# Work item
Report the lines of the data below that contain the string "through".
══════════════════════════════
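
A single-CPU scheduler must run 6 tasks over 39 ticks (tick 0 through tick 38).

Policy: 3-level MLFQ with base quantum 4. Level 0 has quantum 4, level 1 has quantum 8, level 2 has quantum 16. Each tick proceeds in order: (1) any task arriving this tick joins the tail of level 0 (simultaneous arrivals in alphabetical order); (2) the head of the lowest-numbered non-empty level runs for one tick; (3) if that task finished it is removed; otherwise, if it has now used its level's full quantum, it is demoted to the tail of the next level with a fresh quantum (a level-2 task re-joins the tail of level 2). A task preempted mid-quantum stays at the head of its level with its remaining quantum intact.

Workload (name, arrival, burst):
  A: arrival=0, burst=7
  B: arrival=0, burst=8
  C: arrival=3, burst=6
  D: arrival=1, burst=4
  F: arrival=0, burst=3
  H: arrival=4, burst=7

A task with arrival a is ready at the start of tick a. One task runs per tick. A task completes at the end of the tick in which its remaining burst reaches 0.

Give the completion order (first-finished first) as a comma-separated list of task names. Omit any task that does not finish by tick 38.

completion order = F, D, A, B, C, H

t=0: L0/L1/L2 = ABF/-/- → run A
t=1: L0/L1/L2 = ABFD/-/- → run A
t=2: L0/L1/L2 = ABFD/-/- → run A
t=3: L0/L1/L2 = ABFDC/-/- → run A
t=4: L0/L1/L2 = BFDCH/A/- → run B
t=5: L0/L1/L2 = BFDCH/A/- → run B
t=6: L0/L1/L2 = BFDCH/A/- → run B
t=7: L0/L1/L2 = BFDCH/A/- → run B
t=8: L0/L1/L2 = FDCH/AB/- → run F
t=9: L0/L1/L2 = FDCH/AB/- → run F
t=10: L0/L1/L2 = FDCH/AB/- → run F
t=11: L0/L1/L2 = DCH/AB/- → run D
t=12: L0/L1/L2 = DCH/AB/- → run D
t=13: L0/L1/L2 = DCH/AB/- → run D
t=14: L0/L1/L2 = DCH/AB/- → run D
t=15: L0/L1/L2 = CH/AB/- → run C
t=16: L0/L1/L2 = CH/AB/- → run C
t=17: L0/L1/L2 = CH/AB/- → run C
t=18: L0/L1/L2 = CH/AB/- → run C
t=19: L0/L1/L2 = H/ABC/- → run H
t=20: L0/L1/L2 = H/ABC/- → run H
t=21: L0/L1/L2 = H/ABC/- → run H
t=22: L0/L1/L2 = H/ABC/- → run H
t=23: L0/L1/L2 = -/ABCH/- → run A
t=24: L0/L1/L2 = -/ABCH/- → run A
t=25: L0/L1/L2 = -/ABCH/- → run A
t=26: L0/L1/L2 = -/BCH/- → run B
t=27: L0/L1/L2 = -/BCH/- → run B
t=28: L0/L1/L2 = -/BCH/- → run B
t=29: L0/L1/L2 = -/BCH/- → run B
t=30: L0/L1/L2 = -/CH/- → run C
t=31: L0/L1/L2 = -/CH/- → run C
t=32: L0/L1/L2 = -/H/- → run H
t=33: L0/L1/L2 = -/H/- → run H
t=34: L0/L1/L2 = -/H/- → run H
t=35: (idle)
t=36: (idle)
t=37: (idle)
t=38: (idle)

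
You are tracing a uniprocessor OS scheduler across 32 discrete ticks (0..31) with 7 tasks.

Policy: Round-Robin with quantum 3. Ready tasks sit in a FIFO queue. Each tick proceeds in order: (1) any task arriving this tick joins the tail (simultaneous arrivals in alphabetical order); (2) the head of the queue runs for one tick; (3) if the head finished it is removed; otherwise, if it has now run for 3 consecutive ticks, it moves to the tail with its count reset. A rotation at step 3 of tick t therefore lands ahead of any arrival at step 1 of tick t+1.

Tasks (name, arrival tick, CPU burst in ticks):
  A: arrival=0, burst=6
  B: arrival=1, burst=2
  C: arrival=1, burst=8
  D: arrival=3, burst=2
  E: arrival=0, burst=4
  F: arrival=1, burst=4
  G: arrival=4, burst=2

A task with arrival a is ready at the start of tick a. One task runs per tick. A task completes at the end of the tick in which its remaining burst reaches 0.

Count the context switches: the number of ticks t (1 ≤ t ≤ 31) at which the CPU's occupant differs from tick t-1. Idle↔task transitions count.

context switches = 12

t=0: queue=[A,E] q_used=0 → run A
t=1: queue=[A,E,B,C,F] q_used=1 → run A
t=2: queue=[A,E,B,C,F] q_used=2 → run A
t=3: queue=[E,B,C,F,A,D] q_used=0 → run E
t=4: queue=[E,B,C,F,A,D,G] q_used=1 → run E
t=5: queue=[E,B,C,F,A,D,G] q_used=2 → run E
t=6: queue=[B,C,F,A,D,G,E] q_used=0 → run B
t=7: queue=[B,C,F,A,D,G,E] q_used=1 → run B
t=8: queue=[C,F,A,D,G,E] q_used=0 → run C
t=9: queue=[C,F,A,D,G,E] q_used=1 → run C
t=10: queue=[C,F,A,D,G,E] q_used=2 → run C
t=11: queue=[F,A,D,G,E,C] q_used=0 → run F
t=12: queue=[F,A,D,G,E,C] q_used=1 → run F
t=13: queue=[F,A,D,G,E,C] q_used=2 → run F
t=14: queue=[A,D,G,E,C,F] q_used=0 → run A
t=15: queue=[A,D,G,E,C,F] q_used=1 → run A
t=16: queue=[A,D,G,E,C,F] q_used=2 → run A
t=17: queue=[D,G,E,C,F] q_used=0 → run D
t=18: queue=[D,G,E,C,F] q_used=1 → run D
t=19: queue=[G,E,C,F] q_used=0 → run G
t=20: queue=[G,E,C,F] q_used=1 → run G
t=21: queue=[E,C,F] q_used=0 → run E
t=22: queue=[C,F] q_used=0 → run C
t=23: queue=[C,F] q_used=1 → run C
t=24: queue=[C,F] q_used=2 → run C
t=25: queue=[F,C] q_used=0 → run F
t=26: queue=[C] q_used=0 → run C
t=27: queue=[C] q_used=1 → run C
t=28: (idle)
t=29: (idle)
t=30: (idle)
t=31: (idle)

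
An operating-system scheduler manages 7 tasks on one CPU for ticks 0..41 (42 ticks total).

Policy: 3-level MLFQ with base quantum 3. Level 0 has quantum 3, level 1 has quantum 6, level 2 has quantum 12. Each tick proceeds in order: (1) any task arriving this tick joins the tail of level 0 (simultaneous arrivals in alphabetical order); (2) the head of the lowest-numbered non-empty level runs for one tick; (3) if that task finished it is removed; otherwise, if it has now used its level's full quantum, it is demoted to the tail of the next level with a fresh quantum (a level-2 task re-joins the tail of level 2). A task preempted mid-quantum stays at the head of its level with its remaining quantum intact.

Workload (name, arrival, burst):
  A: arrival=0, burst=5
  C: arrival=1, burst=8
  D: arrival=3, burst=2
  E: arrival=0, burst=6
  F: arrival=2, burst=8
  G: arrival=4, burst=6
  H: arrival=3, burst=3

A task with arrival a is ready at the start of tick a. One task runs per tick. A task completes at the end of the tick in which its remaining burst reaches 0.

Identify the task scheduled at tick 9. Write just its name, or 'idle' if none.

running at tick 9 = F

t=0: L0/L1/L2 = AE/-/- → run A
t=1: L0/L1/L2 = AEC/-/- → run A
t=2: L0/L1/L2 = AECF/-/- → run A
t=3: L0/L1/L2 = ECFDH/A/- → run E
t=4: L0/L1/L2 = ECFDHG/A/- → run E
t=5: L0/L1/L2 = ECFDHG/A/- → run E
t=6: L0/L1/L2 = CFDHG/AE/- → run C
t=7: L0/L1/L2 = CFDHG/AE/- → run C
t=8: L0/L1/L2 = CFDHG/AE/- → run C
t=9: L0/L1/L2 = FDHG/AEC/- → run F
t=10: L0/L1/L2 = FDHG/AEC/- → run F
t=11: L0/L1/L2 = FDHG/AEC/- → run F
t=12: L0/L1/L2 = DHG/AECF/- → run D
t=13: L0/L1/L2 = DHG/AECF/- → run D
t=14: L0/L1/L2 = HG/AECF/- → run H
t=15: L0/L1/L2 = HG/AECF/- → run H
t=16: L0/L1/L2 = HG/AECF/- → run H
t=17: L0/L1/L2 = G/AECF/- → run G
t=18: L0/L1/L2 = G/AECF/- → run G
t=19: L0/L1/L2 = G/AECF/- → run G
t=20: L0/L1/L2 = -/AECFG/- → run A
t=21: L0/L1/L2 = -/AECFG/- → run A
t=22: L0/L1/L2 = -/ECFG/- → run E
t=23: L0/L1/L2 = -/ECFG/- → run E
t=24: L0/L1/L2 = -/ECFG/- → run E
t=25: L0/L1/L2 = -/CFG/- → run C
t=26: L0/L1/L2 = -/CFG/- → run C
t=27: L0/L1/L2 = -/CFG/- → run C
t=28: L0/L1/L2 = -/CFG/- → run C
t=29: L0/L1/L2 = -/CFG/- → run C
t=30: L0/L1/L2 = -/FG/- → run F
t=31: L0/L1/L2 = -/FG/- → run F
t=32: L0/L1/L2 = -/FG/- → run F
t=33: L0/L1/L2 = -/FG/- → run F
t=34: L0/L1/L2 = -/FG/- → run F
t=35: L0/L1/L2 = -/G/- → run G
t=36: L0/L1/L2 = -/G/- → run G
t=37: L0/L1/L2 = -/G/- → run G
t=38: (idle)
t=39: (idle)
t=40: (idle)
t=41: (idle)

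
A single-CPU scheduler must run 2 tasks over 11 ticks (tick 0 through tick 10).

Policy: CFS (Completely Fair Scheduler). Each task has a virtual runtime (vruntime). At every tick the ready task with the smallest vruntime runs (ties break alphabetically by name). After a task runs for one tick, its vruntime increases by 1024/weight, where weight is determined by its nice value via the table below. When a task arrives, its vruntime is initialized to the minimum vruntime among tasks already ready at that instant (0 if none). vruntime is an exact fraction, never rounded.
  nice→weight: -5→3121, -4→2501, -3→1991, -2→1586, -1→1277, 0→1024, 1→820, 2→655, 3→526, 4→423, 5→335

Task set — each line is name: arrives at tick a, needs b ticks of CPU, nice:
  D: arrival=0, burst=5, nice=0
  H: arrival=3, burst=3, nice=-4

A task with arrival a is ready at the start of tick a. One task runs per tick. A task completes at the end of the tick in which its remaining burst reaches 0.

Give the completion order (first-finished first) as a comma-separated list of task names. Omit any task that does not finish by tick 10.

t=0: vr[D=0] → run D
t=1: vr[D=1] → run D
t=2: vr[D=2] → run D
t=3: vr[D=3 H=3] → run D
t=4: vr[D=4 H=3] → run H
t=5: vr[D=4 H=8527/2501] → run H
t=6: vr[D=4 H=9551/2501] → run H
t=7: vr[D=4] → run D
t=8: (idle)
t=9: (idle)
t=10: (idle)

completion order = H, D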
══════════════════════════════
# Exercise solution
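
A single-CPU scheduler must run 6 tasks over 39 ticks (tick 0 through tick 38).
A single-CPU scheduler must run 2 tasks over 11 ticks (tick 0 through tick 10).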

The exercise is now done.